◆ Exercise goal ◆
Your reply should be made up of every line in the records below that holds the string "sqrt".

─── Records provided ───

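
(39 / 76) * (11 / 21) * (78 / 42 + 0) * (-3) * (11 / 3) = -20449 / 3724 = -5.49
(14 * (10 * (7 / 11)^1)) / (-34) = -490 / 187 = -2.62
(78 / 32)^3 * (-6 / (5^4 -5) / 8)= -177957 / 10158080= -0.02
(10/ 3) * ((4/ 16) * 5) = 25/ 6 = 4.17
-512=-512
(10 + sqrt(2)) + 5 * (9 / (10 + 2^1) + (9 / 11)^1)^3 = sqrt(2) + 2494385 / 85184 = 30.70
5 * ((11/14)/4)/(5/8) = 11/7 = 1.57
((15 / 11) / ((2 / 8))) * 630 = 37800 / 11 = 3436.36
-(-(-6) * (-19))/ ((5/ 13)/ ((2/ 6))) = 494/ 5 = 98.80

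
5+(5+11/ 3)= 41/ 3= 13.67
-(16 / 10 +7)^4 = -3418801 / 625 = -5470.08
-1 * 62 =-62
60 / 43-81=-3423 / 43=-79.60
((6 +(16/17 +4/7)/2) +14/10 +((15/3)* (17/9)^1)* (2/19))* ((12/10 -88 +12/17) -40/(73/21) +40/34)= -185679370694/210442575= -882.33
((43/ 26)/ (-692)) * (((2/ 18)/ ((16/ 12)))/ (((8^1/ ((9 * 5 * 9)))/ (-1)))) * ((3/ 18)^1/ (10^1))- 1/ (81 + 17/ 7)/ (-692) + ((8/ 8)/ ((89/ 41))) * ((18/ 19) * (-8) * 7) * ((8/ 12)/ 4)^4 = -0.02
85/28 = 3.04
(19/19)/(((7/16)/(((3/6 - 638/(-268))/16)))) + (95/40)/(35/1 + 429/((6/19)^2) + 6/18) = 6705625/16273362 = 0.41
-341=-341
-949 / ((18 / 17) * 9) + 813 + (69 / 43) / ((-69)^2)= 114301751 / 160218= 713.41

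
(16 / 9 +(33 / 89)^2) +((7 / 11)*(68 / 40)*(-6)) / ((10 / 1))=49645177 / 39208950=1.27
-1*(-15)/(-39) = -5/13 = -0.38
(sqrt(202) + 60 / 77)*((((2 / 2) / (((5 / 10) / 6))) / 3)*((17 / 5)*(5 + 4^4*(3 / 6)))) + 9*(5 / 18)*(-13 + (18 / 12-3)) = 60421 / 44 + 9044*sqrt(202) / 5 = 27081.08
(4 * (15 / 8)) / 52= 15 / 104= 0.14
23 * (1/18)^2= 23/324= 0.07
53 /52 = 1.02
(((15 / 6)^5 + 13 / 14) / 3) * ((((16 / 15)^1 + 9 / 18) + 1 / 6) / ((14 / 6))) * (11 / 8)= 1052623 / 31360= 33.57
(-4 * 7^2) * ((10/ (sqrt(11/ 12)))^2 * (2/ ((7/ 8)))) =-537600/ 11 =-48872.73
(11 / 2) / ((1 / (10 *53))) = 2915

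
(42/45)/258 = 7/1935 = 0.00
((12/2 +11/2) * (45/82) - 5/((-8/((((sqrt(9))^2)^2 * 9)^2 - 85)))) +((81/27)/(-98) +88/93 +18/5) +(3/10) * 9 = 332111.03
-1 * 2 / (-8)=1 / 4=0.25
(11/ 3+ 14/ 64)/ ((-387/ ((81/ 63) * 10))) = -1865/ 14448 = -0.13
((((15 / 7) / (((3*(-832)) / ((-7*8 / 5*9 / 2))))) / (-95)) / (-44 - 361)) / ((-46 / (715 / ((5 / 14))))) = -0.00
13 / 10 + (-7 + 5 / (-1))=-107 / 10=-10.70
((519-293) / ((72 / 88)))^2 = 6180196 / 81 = 76298.72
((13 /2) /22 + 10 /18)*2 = 337 /198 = 1.70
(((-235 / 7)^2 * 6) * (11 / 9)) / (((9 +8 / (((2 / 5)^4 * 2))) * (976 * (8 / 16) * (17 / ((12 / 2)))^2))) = 7289700 / 570985681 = 0.01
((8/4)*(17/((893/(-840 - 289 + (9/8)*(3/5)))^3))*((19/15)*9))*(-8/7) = 893.56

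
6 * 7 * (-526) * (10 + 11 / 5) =-1347612 / 5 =-269522.40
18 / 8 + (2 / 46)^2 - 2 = 0.25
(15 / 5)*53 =159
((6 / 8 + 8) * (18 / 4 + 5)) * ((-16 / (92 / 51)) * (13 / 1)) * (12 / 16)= -1322685 / 184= -7188.51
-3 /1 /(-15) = 1 /5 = 0.20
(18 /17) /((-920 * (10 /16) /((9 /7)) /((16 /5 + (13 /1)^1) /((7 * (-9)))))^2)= 118098 /337378015625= 0.00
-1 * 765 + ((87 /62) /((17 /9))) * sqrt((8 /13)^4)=-68108139 /89063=-764.72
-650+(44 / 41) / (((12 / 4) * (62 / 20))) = -2478010 / 3813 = -649.88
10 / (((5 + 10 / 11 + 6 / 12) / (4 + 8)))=880 / 47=18.72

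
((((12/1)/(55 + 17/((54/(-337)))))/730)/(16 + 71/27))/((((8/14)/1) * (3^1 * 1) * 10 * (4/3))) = -15309/20261544200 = -0.00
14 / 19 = 0.74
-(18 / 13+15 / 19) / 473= -537 / 116831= -0.00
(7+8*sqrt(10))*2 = 14+16*sqrt(10) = 64.60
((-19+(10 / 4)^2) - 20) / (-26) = 131 / 104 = 1.26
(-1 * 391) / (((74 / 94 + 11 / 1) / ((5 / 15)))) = -11.06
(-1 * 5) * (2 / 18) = -5 / 9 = -0.56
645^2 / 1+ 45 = 416070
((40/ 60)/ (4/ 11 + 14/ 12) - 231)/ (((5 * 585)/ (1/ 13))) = -23287/ 3840525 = -0.01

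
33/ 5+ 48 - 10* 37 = -1577/ 5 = -315.40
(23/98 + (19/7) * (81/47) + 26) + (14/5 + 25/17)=13774533/391510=35.18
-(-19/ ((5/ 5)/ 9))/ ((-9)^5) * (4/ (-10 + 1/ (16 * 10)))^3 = 4980736000/ 26823499006239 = 0.00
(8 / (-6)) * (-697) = 2788 / 3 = 929.33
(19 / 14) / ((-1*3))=-19 / 42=-0.45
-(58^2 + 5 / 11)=-37009 / 11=-3364.45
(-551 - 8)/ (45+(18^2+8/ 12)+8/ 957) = -534963/ 353779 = -1.51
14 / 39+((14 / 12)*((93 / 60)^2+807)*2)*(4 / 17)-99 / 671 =1798052411 / 4044300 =444.59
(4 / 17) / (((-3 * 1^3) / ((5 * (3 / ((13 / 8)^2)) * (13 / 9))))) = -1280 / 1989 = -0.64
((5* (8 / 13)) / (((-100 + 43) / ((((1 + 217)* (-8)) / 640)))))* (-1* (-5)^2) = -2725 / 741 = -3.68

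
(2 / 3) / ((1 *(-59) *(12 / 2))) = -1 / 531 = -0.00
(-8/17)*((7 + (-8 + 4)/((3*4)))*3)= -160/17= -9.41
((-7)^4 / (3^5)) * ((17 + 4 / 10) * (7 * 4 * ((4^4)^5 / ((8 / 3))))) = 267952632956452864 / 135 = 1984834318195947.14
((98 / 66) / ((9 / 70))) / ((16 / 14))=12005 / 1188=10.11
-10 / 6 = -5 / 3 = -1.67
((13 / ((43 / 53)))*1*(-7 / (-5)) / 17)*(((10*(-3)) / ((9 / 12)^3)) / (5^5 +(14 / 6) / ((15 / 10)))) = -617344 / 20569609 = -0.03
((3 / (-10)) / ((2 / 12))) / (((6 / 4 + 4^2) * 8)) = -9 / 700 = -0.01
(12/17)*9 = 108/17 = 6.35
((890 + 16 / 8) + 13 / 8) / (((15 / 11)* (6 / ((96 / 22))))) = 476.60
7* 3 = 21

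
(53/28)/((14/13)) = 689/392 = 1.76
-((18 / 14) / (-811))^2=-81 / 32228329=-0.00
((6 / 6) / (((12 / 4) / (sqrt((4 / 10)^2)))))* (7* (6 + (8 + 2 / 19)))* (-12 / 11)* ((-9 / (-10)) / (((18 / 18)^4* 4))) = -16884 / 5225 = -3.23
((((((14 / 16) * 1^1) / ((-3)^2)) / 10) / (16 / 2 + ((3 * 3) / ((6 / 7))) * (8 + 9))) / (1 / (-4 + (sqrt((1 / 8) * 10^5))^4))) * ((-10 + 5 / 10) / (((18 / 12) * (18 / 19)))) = -32903644991 / 604260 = -54452.79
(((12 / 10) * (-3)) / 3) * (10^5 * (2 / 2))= -120000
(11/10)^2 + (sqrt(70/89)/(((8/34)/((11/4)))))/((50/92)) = 121/100 + 4301 * sqrt(6230)/17800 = 20.28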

───

◆ Response to this exercise ◆
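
(10 + sqrt(2)) + 5 * (9 / (10 + 2^1) + (9 / 11)^1)^3 = sqrt(2) + 2494385 / 85184 = 30.70
(sqrt(202) + 60 / 77)*((((2 / 2) / (((5 / 10) / 6))) / 3)*((17 / 5)*(5 + 4^4*(3 / 6)))) + 9*(5 / 18)*(-13 + (18 / 12-3)) = 60421 / 44 + 9044*sqrt(202) / 5 = 27081.08
(-4 * 7^2) * ((10/ (sqrt(11/ 12)))^2 * (2/ ((7/ 8)))) =-537600/ 11 =-48872.73
((12/2 +11/2) * (45/82) - 5/((-8/((((sqrt(9))^2)^2 * 9)^2 - 85)))) +((81/27)/(-98) +88/93 +18/5) +(3/10) * 9 = 332111.03
-1 * 765 + ((87 /62) /((17 /9))) * sqrt((8 /13)^4)=-68108139 /89063=-764.72
(7+8*sqrt(10))*2 = 14+16*sqrt(10) = 64.60
((6 / 6) / (((12 / 4) / (sqrt((4 / 10)^2)))))* (7* (6 + (8 + 2 / 19)))* (-12 / 11)* ((-9 / (-10)) / (((18 / 18)^4* 4))) = -16884 / 5225 = -3.23
((((((14 / 16) * 1^1) / ((-3)^2)) / 10) / (16 / 2 + ((3 * 3) / ((6 / 7))) * (8 + 9))) / (1 / (-4 + (sqrt((1 / 8) * 10^5))^4))) * ((-10 + 5 / 10) / (((18 / 12) * (18 / 19)))) = -32903644991 / 604260 = -54452.79
(11/10)^2 + (sqrt(70/89)/(((8/34)/((11/4)))))/((50/92)) = 121/100 + 4301 * sqrt(6230)/17800 = 20.28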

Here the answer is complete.